__TRY IT__:
Write each entry out once more, please, precisely as shown.

__AVAILABLE DATA__:
►

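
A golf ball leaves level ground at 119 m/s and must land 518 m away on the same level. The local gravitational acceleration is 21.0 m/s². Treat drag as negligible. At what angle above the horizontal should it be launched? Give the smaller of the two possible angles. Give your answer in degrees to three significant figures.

Level-ground range R = v₀² sin(2θ)/g ⇒ sin(2θ) = gR/v₀² = 21.0 × 518 / 119² = 0.7682.
2θ = 50.19° or 180° − 50.19° = 129.8°, so θ = 25.09° or 64.91°.
The smaller angle is 25.09°.

25.1°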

◄

__WRITTEN SOLUTION__:
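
A golf ball leaves level ground at 119 m/s and must land 518 m away on the same level. The local gravitational acceleration is 21.0 m/s². Treat drag as negligible. At what angle above the horizontal should it be launched? Give the smaller of the two possible angles. Give your answer in degrees to three significant figures.

Level-ground range R = v₀² sin(2θ)/g ⇒ sin(2θ) = gR/v₀² = 21.0 × 518 / 119² = 0.7682.
2θ = 50.19° or 180° − 50.19° = 129.8°, so θ = 25.09° or 64.91°.
The smaller angle is 25.09°.

25.1°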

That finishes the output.